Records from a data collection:

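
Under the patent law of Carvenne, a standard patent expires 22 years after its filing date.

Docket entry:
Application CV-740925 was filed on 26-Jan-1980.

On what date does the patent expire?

Filing date + 22 years → 26 January 2002.

January 26, 2002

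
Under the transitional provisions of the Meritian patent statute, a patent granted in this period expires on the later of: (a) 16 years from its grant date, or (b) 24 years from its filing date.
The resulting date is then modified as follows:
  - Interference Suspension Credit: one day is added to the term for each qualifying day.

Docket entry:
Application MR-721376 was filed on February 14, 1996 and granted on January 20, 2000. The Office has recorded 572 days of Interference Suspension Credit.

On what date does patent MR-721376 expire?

September 8, 2021

(a) grant + 16 years → 20 January 2016.
(b) filing + 24 years → 14 February 2020.
Later of the two: 14 February 2020.
Interference Suspension Credit: +572 days → 8 September 2021.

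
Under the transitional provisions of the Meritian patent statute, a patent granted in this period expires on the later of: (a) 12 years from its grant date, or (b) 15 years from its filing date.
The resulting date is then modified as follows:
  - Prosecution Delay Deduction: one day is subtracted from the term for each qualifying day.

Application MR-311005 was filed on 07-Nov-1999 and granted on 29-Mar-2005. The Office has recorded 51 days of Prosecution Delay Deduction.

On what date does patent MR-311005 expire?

(a) grant + 12 years → 29 March 2017.
(b) filing + 15 years → 7 November 2014.
Later of the two: 29 March 2017.
Prosecution Delay Deduction: −51 days → 6 February 2017.

2017-02-06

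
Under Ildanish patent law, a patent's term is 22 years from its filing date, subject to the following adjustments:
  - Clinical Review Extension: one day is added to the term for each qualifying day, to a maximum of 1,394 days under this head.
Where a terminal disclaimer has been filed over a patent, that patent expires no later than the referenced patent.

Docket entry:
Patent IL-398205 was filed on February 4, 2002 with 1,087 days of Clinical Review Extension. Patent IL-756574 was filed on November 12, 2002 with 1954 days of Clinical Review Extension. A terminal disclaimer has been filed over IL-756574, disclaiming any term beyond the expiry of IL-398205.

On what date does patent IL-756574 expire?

Natural term of IL-756574:
  Base: filing + 22 years → 12 November 2024.
  Clinical Review Extension: 1954 days claimed exceeds the 1394-day cap, so +1394 days → 6 September 2028.
Expiry of referenced patent IL-398205:
  Base: filing + 22 years → 4 February 2024.
  Clinical Review Extension: 1087 days (within the 1394-day cap) → +1087 days → 26 January 2027.
Terminal disclaimer: IL-756574 expires on the earlier of 6 September 2028 and 26 January 2027.

2027-01-26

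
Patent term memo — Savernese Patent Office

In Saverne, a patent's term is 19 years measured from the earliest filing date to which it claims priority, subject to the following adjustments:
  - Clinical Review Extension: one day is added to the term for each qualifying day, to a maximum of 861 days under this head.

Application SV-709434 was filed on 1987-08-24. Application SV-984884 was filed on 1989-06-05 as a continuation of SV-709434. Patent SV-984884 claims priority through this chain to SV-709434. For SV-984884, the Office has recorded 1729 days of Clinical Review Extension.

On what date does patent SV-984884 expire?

Earliest priority filing: 24 August 1987.
Base term: 24 August 1987 + 19 years → 24 August 2006.
Clinical Review Extension: 1729 days claimed exceeds the 861-day cap, so +861 days → 1 January 2009.

2009-01-01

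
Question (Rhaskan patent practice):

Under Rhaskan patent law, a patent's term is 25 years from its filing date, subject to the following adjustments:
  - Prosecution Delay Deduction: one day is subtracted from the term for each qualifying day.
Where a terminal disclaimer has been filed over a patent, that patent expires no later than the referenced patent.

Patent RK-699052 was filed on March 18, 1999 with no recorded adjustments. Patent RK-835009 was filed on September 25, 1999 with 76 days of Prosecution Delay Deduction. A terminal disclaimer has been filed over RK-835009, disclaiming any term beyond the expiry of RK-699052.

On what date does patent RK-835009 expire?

Natural term of RK-835009:
  Base: filing + 25 years → 25 September 2024.
  Prosecution Delay Deduction: −76 days → 11 July 2024.
Expiry of referenced patent RK-699052:
  Base: filing + 25 years → 18 March 2024.
Terminal disclaimer: RK-835009 expires on the earlier of 11 July 2024 and 18 March 2024.

March 18, 2024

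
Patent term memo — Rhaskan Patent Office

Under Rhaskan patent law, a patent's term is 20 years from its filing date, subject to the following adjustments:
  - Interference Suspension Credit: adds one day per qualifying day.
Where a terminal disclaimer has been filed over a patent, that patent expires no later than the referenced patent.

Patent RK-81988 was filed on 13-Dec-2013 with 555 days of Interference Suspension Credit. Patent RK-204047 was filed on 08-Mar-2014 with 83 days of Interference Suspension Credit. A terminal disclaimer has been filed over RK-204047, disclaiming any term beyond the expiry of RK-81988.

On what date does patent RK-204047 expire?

Natural term of RK-204047:
  Base: filing + 20 years → 8 March 2034.
  Interference Suspension Credit: +83 days → 30 May 2034.
Expiry of referenced patent RK-81988:
  Base: filing + 20 years → 13 December 2033.
  Interference Suspension Credit: +555 days → 21 June 2035.
Terminal disclaimer: RK-204047 expires on the earlier of 30 May 2034 and 21 June 2035.

May 30, 2034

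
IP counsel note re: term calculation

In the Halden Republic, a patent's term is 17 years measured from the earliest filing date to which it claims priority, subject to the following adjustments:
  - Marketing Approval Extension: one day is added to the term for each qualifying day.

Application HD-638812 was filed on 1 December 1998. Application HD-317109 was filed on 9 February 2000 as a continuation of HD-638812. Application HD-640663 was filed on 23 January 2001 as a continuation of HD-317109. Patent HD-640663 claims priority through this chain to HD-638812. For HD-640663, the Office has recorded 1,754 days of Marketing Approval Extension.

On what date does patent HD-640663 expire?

Earliest priority filing: 1 December 1998.
Base term: 1 December 1998 + 17 years → 1 December 2015.
Marketing Approval Extension: +1754 days → 19 September 2020.

2020-09-19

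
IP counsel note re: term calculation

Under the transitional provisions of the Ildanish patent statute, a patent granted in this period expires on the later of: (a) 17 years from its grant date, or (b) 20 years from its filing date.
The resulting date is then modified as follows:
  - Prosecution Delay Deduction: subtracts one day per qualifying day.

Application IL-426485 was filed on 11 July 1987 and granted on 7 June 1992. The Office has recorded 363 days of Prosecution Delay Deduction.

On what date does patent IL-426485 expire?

June 9, 2008

(a) grant + 17 years → 7 June 2009.
(b) filing + 20 years → 11 July 2007.
Later of the two: 7 June 2009.
Prosecution Delay Deduction: −363 days → 9 June 2008.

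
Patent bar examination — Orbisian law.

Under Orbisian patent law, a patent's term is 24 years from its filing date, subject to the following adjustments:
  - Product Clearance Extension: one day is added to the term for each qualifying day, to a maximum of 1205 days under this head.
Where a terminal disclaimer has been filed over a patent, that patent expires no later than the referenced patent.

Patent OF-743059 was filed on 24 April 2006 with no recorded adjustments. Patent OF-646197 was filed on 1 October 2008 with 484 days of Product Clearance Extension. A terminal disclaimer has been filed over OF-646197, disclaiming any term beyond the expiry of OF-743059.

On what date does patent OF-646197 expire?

Natural term of OF-646197:
  Base: filing + 24 years → 1 October 2032.
  Product Clearance Extension: 484 days (within the 1205-day cap) → +484 days → 28 January 2034.
Expiry of referenced patent OF-743059:
  Base: filing + 24 years → 24 April 2030.
Terminal disclaimer: OF-646197 expires on the earlier of 28 January 2034 and 24 April 2030.

April 24, 2030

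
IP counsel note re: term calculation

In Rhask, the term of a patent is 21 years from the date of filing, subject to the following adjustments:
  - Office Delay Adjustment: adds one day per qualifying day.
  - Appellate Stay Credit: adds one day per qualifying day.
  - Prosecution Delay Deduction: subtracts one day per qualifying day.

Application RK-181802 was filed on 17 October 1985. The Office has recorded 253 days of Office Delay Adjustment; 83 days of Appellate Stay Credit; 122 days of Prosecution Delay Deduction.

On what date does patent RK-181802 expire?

Base term: filing date + 21 years → 17 October 2006.
Office Delay Adjustment: +253 days → 27 June 2007.
Appellate Stay Credit: +83 days → 18 September 2007.
Prosecution Delay Deduction: −122 days → 19 May 2007.

May 19, 2007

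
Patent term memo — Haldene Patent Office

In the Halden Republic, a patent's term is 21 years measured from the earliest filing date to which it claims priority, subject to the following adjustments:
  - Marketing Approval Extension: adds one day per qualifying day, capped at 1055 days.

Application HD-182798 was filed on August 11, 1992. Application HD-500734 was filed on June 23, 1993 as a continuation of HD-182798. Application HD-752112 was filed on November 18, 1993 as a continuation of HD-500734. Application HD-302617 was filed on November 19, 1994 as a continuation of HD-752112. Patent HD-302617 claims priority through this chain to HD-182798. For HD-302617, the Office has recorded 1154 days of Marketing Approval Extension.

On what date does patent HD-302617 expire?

2016-07-01

Earliest priority filing: 11 August 1992.
Base term: 11 August 1992 + 21 years → 11 August 2013.
Marketing Approval Extension: 1154 days claimed exceeds the 1055-day cap, so +1055 days → 1 July 2016.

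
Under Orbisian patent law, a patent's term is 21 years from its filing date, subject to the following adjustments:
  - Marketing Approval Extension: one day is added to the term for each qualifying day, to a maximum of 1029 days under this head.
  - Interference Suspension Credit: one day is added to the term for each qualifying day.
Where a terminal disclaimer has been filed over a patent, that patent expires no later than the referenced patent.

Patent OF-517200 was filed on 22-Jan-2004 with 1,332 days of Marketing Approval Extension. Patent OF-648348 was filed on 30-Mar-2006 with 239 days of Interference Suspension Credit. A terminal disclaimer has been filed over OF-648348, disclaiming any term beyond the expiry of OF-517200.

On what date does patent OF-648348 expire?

2027-11-17

Natural term of OF-648348:
  Base: filing + 21 years → 30 March 2027.
  Interference Suspension Credit: +239 days → 24 November 2027.
Expiry of referenced patent OF-517200:
  Base: filing + 21 years → 22 January 2025.
  Marketing Approval Extension: 1332 days claimed exceeds the 1029-day cap, so +1029 days → 17 November 2027.
Terminal disclaimer: OF-648348 expires on the earlier of 24 November 2027 and 17 November 2027.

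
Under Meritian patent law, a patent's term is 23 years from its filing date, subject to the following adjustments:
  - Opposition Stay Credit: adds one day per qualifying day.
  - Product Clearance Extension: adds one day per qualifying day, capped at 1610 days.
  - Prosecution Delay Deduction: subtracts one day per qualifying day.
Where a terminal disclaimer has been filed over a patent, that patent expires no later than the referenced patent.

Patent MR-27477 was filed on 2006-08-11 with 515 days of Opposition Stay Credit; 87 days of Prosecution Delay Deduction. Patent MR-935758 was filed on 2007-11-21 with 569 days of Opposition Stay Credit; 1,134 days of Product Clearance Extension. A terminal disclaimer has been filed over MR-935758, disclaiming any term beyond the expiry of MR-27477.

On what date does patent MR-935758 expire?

October 13, 2030

Natural term of MR-935758:
  Base: filing + 23 years → 21 November 2030.
  Opposition Stay Credit: +569 days → 12 June 2032.
  Product Clearance Extension: 1134 days (within the 1610-day cap) → +1134 days → 21 July 2035.
Expiry of referenced patent MR-27477:
  Base: filing + 23 years → 11 August 2029.
  Opposition Stay Credit: +515 days → 8 January 2031.
  Prosecution Delay Deduction: −87 days → 13 October 2030.
Terminal disclaimer: MR-935758 expires on the earlier of 21 July 2035 and 13 October 2030.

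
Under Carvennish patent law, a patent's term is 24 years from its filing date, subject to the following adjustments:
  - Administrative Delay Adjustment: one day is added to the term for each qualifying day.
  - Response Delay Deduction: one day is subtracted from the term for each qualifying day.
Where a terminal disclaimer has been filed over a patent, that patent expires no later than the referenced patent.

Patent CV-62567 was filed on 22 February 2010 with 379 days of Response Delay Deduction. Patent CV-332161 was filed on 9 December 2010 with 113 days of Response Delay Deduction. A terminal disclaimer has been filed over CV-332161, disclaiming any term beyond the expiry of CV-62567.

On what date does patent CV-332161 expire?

Natural term of CV-332161:
  Base: filing + 24 years → 9 December 2034.
  Response Delay Deduction: −113 days → 18 August 2034.
Expiry of referenced patent CV-62567:
  Base: filing + 24 years → 22 February 2034.
  Response Delay Deduction: −379 days → 8 February 2033.
Terminal disclaimer: CV-332161 expires on the earlier of 18 August 2034 and 8 February 2033.

2033-02-08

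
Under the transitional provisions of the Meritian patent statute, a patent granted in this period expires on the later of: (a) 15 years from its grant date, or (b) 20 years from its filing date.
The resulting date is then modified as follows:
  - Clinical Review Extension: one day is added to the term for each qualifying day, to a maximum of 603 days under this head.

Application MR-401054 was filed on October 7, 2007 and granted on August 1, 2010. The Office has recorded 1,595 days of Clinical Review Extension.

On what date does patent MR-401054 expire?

(a) grant + 15 years → 1 August 2025.
(b) filing + 20 years → 7 October 2027.
Later of the two: 7 October 2027.
Clinical Review Extension: 1595 days claimed exceeds the 603-day cap, so +603 days → 1 June 2029.

June 1, 2029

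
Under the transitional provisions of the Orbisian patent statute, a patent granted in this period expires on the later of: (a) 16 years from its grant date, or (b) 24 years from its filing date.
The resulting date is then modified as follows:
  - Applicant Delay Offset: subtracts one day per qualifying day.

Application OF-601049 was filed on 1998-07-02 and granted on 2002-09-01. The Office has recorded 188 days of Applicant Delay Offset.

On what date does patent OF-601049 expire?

2021-12-26

(a) grant + 16 years → 1 September 2018.
(b) filing + 24 years → 2 July 2022.
Later of the two: 2 July 2022.
Applicant Delay Offset: −188 days → 26 December 2021.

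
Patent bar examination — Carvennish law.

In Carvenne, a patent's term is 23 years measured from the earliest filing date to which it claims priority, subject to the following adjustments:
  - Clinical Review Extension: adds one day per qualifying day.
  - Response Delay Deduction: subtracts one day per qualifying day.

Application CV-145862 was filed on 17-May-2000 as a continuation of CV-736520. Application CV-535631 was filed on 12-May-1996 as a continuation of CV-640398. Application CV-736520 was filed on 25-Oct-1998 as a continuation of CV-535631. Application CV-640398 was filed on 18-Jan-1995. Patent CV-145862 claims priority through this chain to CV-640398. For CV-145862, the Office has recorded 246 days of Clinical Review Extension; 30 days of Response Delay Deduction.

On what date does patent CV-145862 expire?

2018-08-22

Earliest priority filing: 18 January 1995.
Base term: 18 January 1995 + 23 years → 18 January 2018.
Clinical Review Extension: +246 days → 21 September 2018.
Response Delay Deduction: −30 days → 22 August 2018.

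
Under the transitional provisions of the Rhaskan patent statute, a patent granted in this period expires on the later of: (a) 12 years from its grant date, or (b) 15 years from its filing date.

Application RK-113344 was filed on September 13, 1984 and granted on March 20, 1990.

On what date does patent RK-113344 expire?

2002-03-20

(a) grant + 12 years → 20 March 2002.
(b) filing + 15 years → 13 September 1999.
Later of the two: 20 March 2002.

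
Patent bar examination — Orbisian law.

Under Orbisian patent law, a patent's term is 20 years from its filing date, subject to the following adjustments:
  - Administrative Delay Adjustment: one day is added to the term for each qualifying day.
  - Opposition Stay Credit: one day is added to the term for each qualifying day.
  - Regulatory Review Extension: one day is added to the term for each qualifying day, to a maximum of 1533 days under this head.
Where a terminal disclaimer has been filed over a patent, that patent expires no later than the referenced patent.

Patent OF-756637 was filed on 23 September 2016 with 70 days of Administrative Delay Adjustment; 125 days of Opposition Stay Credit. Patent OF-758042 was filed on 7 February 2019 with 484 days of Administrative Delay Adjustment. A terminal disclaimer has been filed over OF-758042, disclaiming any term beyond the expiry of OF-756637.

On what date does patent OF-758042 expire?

Natural term of OF-758042:
  Base: filing + 20 years → 7 February 2039.
  Administrative Delay Adjustment: +484 days → 5 June 2040.
Expiry of referenced patent OF-756637:
  Base: filing + 20 years → 23 September 2036.
  Administrative Delay Adjustment: +70 days → 2 December 2036.
  Opposition Stay Credit: +125 days → 6 April 2037.
Terminal disclaimer: OF-758042 expires on the earlier of 5 June 2040 and 6 April 2037.

2037-04-06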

TASK: The expected answer is an exact copy of the lines above, beginning at the line with "On what date does patent MR-311005 expire?" and ending at the line with "1,394 days under this head.", with both ends in.

YOUR RESPONSE:
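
On what date does patent MR-311005 expire?

(a) grant + 12 years → 29 March 2017.
(b) filing + 15 years → 7 November 2014.
Later of the two: 29 March 2017.
Prosecution Delay Deduction: −51 days → 6 February 2017.

2017-02-06

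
Under Ildanish patent law, a patent's term is 22 years from its filing date, subject to the following adjustments:
  - Clinical Review Extension: one day is added to the term for each qualifying day, to a maximum of 1,394 days under this head.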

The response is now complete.